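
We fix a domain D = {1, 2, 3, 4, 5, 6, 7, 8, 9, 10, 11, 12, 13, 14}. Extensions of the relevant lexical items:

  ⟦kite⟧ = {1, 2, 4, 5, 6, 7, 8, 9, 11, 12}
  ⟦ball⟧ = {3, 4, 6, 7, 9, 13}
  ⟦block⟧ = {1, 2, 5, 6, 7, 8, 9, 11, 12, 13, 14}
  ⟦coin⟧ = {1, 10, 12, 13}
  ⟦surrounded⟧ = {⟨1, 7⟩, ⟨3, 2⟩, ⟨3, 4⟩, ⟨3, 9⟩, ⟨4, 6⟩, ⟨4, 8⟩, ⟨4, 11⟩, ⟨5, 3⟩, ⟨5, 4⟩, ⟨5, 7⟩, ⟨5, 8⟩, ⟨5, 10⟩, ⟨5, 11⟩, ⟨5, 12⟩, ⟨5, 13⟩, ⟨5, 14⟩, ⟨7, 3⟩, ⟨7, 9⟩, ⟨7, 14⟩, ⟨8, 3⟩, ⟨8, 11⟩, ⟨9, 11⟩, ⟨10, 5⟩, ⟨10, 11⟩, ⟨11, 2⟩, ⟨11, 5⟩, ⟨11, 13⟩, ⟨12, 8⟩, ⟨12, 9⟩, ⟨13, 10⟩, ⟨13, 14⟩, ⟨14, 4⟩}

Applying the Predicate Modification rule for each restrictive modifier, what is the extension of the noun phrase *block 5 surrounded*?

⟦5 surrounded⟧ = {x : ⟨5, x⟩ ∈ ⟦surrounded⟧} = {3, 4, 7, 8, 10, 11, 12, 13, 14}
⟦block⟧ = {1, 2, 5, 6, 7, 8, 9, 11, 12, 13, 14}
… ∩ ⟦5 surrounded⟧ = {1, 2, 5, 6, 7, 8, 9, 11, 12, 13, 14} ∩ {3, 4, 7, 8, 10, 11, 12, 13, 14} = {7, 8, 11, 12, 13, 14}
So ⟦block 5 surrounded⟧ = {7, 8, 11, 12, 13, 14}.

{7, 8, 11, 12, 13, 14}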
++++++
* [Problem]: Nothing but the lines from the one containing "Applying the Predicate" through the final line of the listing above belongs in the answer; set them down exactly.

* [Your response]:
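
Applying the Predicate Modification rule for each restrictive modifier, what is the extension of the noun phrase *block 5 surrounded*?

⟦5 surrounded⟧ = {x : ⟨5, x⟩ ∈ ⟦surrounded⟧} = {3, 4, 7, 8, 10, 11, 12, 13, 14}
⟦block⟧ = {1, 2, 5, 6, 7, 8, 9, 11, 12, 13, 14}
… ∩ ⟦5 surrounded⟧ = {1, 2, 5, 6, 7, 8, 9, 11, 12, 13, 14} ∩ {3, 4, 7, 8, 10, 11, 12, 13, 14} = {7, 8, 11, 12, 13, 14}
So ⟦block 5 surrounded⟧ = {7, 8, 11, 12, 13, 14}.

{7, 8, 11, 12, 13, 14}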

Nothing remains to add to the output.